_WHAT TO DO_
Set down exactly the stretch of lines below that opens at the line containing "Two random variables have H(X) = 2.9853, H(Y)" and continues through the last line of the entries, and nothing else.

##########

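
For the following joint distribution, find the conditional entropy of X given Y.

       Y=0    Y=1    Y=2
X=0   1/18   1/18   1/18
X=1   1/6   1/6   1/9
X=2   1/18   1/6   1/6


H(X|Y) = Σ_y p(y) H(X|Y=y)
  p(Y=0) = 5/18, H(X|Y=0) = 1.3710
  p(Y=1) = 7/18, H(X|Y=1) = 1.4488
  p(Y=2) = 1/3, H(X|Y=2) = 1.4591
H(X|Y) = 0.2778×1.3710 + 0.3889×1.4488 + 0.3333×1.4591 = 1.4306 bits


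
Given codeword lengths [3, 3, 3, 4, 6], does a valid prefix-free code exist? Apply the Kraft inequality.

Kraft inequality: Σ 2^(-l_i) ≤ 1 for prefix-free code
Calculating: 2^(-3) + 2^(-3) + 2^(-3) + 2^(-4) + 2^(-6)
= 0.125 + 0.125 + 0.125 + 0.0625 + 0.015625
= 0.4531
Since 0.4531 ≤ 1, prefix-free code exists


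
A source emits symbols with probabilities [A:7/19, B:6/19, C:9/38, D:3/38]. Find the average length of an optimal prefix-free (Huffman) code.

Huffman tree construction:
Combine smallest probabilities repeatedly
Resulting codes:
  A: 0 (length 1)
  B: 10 (length 2)
  C: 111 (length 3)
  D: 110 (length 3)
Average length = Σ p(s) × length(s) = 1.9474 bits


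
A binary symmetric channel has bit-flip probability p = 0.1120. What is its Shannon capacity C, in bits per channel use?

For BSC with error probability p:
C = 1 - H(p) where H(p) is binary entropy
H(0.1120) = -0.1120 × log₂(0.1120) - 0.8880 × log₂(0.8880)
H(p) = 0.5059
C = 1 - 0.5059 = 0.4941 bits/use


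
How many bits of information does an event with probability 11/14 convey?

Information content I(x) = -log₂(p(x))
I = -log₂(11/14) = -log₂(0.7857)
I = 0.3479 bits


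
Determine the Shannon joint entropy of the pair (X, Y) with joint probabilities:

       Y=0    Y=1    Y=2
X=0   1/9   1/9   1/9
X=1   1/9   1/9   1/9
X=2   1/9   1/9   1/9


H(X,Y) = -Σ p(x,y) log₂ p(x,y)
  p(0,0)=1/9: -0.1111 × log₂(0.1111) = 0.3522
  p(0,1)=1/9: -0.1111 × log₂(0.1111) = 0.3522
  p(0,2)=1/9: -0.1111 × log₂(0.1111) = 0.3522
  p(1,0)=1/9: -0.1111 × log₂(0.1111) = 0.3522
  p(1,1)=1/9: -0.1111 × log₂(0.1111) = 0.3522
  p(1,2)=1/9: -0.1111 × log₂(0.1111) = 0.3522
  p(2,0)=1/9: -0.1111 × log₂(0.1111) = 0.3522
  p(2,1)=1/9: -0.1111 × log₂(0.1111) = 0.3522
  p(2,2)=1/9: -0.1111 × log₂(0.1111) = 0.3522
H(X,Y) = 3.1699 bits


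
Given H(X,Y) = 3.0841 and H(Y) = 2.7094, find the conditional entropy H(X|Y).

Chain rule: H(X,Y) = H(X|Y) + H(Y)
H(X|Y) = H(X,Y) - H(Y) = 3.0841 - 2.7094 = 0.3747 bits


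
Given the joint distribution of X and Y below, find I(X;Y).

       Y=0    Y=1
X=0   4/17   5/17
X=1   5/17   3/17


H(X) = 0.9975, H(Y) = 0.9975, H(X,Y) = 1.9713
I(X;Y) = H(X) + H(Y) - H(X,Y) = 0.0237 bits


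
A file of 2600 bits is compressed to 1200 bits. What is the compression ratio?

Compression ratio = Original / Compressed
= 2600 / 1200 = 2.17:1


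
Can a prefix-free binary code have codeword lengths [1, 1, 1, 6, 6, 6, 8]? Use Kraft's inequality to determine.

Kraft inequality: Σ 2^(-l_i) ≤ 1 for prefix-free code
Calculating: 2^(-1) + 2^(-1) + 2^(-1) + 2^(-6) + 2^(-6) + 2^(-6) + 2^(-8)
= 0.5 + 0.5 + 0.5 + 0.015625 + 0.015625 + 0.015625 + 0.00390625
= 1.5508
Since 1.5508 > 1, prefix-free code does not exist


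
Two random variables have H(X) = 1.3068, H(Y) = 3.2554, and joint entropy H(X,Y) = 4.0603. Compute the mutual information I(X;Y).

I(X;Y) = H(X) + H(Y) - H(X,Y)
I(X;Y) = 1.3068 + 3.2554 - 4.0603 = 0.5019 bits


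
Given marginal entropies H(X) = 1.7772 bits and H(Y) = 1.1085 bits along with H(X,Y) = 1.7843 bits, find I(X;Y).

I(X;Y) = H(X) + H(Y) - H(X,Y)
I(X;Y) = 1.7772 + 1.1085 - 1.7843 = 1.1014 bits


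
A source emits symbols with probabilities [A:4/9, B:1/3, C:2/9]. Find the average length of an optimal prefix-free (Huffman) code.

Huffman tree construction:
Combine smallest probabilities repeatedly
Resulting codes:
  A: 0 (length 1)
  B: 11 (length 2)
  C: 10 (length 2)
Average length = Σ p(s) × length(s) = 1.5556 bits


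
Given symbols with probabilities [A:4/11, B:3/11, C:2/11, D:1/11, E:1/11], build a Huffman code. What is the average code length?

Huffman tree construction:
Combine smallest probabilities repeatedly
Resulting codes:
  A: 11 (length 2)
  B: 10 (length 2)
  C: 00 (length 2)
  D: 010 (length 3)
  E: 011 (length 3)
Average length = Σ p(s) × length(s) = 2.1818 bits


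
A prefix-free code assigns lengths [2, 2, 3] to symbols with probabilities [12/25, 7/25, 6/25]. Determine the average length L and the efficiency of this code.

Average length L = Σ p_i × l_i = 2.2400 bits
Entropy H = 1.5166 bits
Efficiency η = H/L × 100% = 67.71%


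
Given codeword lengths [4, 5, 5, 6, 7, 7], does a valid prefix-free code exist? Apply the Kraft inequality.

Kraft inequality: Σ 2^(-l_i) ≤ 1 for prefix-free code
Calculating: 2^(-4) + 2^(-5) + 2^(-5) + 2^(-6) + 2^(-7) + 2^(-7)
= 0.0625 + 0.03125 + 0.03125 + 0.015625 + 0.0078125 + 0.0078125
= 0.1562
Since 0.1562 ≤ 1, prefix-free code exists


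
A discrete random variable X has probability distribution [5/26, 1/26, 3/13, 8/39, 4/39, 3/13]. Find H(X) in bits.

H(X) = -Σ p(x) log₂ p(x)
  -5/26 × log₂(5/26) = 0.4574
  -1/26 × log₂(1/26) = 0.1808
  -3/13 × log₂(3/13) = 0.4882
  -8/39 × log₂(8/39) = 0.4688
  -4/39 × log₂(4/39) = 0.3370
  -3/13 × log₂(3/13) = 0.4882
H(X) = 2.4203 bits


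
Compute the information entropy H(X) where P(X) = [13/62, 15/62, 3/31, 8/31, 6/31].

H(X) = -Σ p(x) log₂ p(x)
  -13/62 × log₂(13/62) = 0.4726
  -15/62 × log₂(15/62) = 0.4953
  -3/31 × log₂(3/31) = 0.3261
  -8/31 × log₂(8/31) = 0.5043
  -6/31 × log₂(6/31) = 0.4586
H(X) = 2.2568 bits


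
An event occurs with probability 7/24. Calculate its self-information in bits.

Information content I(x) = -log₂(p(x))
I = -log₂(7/24) = -log₂(0.2917)
I = 1.7776 bits


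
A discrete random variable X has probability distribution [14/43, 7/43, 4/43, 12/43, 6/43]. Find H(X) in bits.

H(X) = -Σ p(x) log₂ p(x)
  -14/43 × log₂(14/43) = 0.5271
  -7/43 × log₂(7/43) = 0.4263
  -4/43 × log₂(4/43) = 0.3187
  -12/43 × log₂(12/43) = 0.5139
  -6/43 × log₂(6/43) = 0.3965
H(X) = 2.1825 bits


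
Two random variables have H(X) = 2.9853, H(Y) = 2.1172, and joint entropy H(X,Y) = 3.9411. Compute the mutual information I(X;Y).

I(X;Y) = H(X) + H(Y) - H(X,Y)
I(X;Y) = 2.9853 + 2.1172 - 3.9411 = 1.1614 bits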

##########

_RESPONSE_
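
Two random variables have H(X) = 2.9853, H(Y) = 2.1172, and joint entropy H(X,Y) = 3.9411. Compute the mutual information I(X;Y).

I(X;Y) = H(X) + H(Y) - H(X,Y)
I(X;Y) = 2.9853 + 2.1172 - 3.9411 = 1.1614 bits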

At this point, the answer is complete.